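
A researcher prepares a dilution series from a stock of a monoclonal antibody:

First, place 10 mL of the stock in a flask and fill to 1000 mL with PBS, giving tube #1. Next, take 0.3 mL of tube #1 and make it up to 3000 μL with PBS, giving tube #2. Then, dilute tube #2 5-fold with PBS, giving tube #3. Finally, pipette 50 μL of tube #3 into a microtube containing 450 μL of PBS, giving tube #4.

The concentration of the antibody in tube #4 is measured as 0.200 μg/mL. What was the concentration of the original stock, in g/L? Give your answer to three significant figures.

10.0 g/L

Step 1: 10 mL brought to 1000 mL → factor 1000/10 = 100
Step 2: 0.3 mL brought to 3000 μL → factor 3/0.3 = 10
Step 3: 5-fold → factor 5
Step 4: 50 μL + 450 μL = 500 μL total → factor 500/50 = 10
Overall dilution factor = 100 × 10 × 5 × 10 = 50000
Stock = 0.200 μg/mL × 50000 = 1.000 × 10^4 μg/mL = 10.0 g/L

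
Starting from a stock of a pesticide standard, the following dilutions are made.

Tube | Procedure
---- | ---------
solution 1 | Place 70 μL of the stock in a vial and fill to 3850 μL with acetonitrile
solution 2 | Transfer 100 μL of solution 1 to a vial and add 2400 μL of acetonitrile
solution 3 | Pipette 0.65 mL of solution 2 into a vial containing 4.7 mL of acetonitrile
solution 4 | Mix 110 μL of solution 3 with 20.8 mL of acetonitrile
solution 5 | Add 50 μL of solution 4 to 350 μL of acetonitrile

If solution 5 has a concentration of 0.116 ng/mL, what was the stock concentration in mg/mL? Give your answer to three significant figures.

2.00 mg/mL

Step 1: 70 μL brought to 3850 μL → factor 3850/70 = 55
Step 2: 100 μL + 2400 μL = 2500 μL total → factor 2500/100 = 25
Step 3: 0.65 mL + 4.7 mL = 5.35 mL total → factor 5.35/0.65 = 8.2308
Step 4: 110 μL + 20.8 mL = 20910 μL total → factor 20910/110 = 190.09
Step 5: 50 μL + 350 μL = 400 μL total → factor 400/50 = 8
Overall dilution factor = 55 × 25 × 8.2308 × 190.09 × 8 = 1.7211 × 10^7
Stock = 0.116 ng/mL × 1.7211 × 10^7 = 1.996 × 10^6 ng/mL = 2.00 mg/mL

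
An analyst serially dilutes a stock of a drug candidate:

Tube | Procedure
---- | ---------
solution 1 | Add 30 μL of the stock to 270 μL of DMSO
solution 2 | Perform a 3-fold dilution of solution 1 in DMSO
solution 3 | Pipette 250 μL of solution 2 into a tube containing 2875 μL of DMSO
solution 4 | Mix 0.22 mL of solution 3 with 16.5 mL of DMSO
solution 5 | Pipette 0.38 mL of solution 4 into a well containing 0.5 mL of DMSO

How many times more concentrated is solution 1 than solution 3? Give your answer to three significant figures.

Step 1: 30 μL + 270 μL = 300 μL total → factor 300/30 = 10
Step 2: 3-fold → factor 3
Step 3: 250 μL + 2875 μL = 3125 μL total → factor 3125/250 = 12.5
Dilution factor to solution 1 = 10; to solution 3 = 375
[solution 1]/[solution 3] = (factor to solution 3)/(factor to solution 1) = 375/10 = 37.5

37.5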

**Your objective**
Lines before the one containing "How many times" are to be left out; that line and every line after it through the end of the data should be copied exactly.

**Solved exercise**
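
How many times more concentrated is solution 1 than solution 3? Give your answer to three significant figures.

Step 1: 30 μL + 270 μL = 300 μL total → factor 300/30 = 10
Step 2: 3-fold → factor 3
Step 3: 250 μL + 2875 μL = 3125 μL total → factor 3125/250 = 12.5
Dilution factor to solution 1 = 10; to solution 3 = 375
[solution 1]/[solution 3] = (factor to solution 3)/(factor to solution 1) = 375/10 = 37.5

37.5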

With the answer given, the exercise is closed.